Records from a data source:
Segment Open

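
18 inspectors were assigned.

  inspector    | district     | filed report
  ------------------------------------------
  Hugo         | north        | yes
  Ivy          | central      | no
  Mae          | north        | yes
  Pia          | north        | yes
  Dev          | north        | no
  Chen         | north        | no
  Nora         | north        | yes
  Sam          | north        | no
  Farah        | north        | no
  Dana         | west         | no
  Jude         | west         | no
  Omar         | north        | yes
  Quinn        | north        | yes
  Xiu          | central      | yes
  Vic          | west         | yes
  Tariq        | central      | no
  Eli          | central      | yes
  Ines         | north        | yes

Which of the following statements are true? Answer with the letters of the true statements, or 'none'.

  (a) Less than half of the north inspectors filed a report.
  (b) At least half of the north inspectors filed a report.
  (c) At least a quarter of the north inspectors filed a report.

|A| = 11, |A ∩ B| = 7, |A ∖ B| = 4.
(a) |A ∩ B| < |A ∖ B|: fails.
(b) |A ∩ B| ≥ |A ∖ B|: holds.
(c) |A ∩ B| / |A| ≥ 1/4: holds.

(b), (c)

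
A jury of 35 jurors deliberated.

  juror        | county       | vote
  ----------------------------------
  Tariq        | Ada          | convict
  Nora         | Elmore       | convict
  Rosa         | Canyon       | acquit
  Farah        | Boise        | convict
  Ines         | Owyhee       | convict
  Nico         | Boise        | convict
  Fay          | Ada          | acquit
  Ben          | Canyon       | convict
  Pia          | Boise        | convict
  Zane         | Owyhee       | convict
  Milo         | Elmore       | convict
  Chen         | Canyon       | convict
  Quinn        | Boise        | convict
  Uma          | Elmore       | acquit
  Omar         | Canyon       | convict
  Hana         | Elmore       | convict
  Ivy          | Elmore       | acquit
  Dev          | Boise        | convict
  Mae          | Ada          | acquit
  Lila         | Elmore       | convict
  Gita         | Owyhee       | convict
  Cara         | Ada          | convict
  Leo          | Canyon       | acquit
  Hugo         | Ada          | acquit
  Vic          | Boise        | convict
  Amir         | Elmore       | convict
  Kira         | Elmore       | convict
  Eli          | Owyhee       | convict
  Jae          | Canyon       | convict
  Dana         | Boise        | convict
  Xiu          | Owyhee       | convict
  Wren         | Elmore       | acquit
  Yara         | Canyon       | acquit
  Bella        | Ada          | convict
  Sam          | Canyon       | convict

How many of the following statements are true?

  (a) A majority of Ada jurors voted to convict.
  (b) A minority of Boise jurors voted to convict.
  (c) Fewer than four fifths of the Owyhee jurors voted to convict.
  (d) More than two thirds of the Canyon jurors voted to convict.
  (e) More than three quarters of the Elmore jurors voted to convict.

(a) Ada: |A| = 6, |A ∩ B| = 3; needs |A ∩ B| > |A ∖ B| — false.
(b) Boise: |A| = 7, |A ∩ B| = 7; needs |A ∩ B| < |A ∖ B| — false.
(c) Owyhee: |A| = 5, |A ∩ B| = 5; needs |A ∩ B| / |A| < 4/5 — false.
(d) Canyon: |A| = 8, |A ∩ B| = 5; needs |A ∩ B| / |A| > 2/3 — false.
(e) Elmore: |A| = 9, |A ∩ B| = 6; needs |A ∩ B| / |A| > 3/4 — false.

0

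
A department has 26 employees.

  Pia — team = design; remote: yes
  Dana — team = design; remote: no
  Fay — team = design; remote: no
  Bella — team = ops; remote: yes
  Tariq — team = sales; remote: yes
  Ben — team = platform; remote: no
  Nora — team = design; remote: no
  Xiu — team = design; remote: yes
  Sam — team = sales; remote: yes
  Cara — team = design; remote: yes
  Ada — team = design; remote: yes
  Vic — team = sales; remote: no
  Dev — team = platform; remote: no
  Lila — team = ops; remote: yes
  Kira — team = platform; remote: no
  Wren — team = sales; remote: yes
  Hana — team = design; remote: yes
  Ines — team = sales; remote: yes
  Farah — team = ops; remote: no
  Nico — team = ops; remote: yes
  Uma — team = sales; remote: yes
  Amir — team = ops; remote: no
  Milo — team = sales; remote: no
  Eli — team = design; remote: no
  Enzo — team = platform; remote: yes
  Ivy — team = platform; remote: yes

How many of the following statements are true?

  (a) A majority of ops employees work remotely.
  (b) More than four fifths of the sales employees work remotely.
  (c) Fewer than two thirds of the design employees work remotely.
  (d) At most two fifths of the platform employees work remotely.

3

(a) ops: |A| = 5, |A ∩ B| = 3; needs |A ∩ B| > |A ∖ B| — true.
(b) sales: |A| = 7, |A ∩ B| = 5; needs |A ∩ B| / |A| > 4/5 — false.
(c) design: |A| = 9, |A ∩ B| = 5; needs |A ∩ B| / |A| < 2/3 — true.
(d) platform: |A| = 5, |A ∩ B| = 2; needs |A ∩ B| / |A| ≤ 2/5 — true.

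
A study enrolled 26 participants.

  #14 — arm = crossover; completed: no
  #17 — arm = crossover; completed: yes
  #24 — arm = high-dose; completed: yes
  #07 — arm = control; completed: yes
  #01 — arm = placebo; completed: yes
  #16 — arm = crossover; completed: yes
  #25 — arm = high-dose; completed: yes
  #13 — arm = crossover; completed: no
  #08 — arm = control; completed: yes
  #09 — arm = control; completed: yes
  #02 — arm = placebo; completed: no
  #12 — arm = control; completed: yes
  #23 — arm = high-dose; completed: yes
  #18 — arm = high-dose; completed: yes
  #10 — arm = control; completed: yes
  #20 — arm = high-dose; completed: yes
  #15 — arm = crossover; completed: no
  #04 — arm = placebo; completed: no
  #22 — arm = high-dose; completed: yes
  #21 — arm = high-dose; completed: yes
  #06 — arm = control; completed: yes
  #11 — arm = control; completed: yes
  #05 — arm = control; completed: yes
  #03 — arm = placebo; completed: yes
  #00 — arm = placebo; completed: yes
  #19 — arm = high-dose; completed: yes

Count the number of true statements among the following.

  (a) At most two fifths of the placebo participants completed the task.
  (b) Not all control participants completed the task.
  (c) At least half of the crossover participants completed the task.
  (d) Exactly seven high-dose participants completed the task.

(a) placebo: |A| = 5, |A ∩ B| = 3; needs |A ∩ B| / |A| ≤ 2/5 — false.
(b) control: |A| = 8, |A ∩ B| = 8; needs A ⊄ B (|A ∖ B| ≥ 1) — false.
(c) crossover: |A| = 5, |A ∩ B| = 2; needs |A ∩ B| ≥ |A ∖ B| — false.
(d) high-dose: |A| = 8, |A ∩ B| = 8; needs |A ∩ B| = 7 — false.

0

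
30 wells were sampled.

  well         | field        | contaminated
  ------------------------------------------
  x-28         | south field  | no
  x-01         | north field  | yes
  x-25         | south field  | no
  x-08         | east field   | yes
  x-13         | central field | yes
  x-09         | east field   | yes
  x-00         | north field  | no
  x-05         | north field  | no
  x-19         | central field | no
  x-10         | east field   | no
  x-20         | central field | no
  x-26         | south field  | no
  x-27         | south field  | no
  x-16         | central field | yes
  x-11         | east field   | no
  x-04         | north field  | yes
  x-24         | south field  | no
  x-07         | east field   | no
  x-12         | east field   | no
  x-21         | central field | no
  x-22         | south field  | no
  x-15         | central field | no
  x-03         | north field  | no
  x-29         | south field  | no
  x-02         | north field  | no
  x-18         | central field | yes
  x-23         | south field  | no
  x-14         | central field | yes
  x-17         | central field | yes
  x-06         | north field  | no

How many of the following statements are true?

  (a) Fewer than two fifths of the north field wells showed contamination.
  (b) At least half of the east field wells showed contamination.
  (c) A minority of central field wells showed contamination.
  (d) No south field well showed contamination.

2

(a) north field: |A| = 7, |A ∩ B| = 2; needs |A ∩ B| / |A| < 2/5 — true.
(b) east field: |A| = 6, |A ∩ B| = 2; needs |A ∩ B| ≥ |A ∖ B| — false.
(c) central field: |A| = 9, |A ∩ B| = 5; needs |A ∩ B| < |A ∖ B| — false.
(d) south field: |A| = 8, |A ∩ B| = 0; needs A ∩ B = ∅ (|A ∩ B| = 0) — true.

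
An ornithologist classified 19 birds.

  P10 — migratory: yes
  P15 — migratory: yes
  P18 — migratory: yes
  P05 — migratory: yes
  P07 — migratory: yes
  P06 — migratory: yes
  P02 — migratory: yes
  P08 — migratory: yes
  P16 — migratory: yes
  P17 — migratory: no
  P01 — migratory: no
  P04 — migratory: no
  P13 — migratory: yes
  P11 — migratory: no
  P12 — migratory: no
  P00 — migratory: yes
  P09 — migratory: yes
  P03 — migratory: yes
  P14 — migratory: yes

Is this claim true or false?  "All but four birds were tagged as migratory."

False

'All but four birds were tagged as migratory' holds iff |A ∖ B| = 4.
|A| = 19, |A ∩ B| = 14, |A ∖ B| = 5.
|A ∖ B| = 5, so the statement is false.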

Segment Closed

> **WORK TO COMPLETE**: Look above for lines with the word "Nora" and copy them all.

> **RESPONSE TO THE EXERCISE**:
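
  Nora         | north        | yes
  Nora         | Elmore       | convict
  Nora — team = design; remote: no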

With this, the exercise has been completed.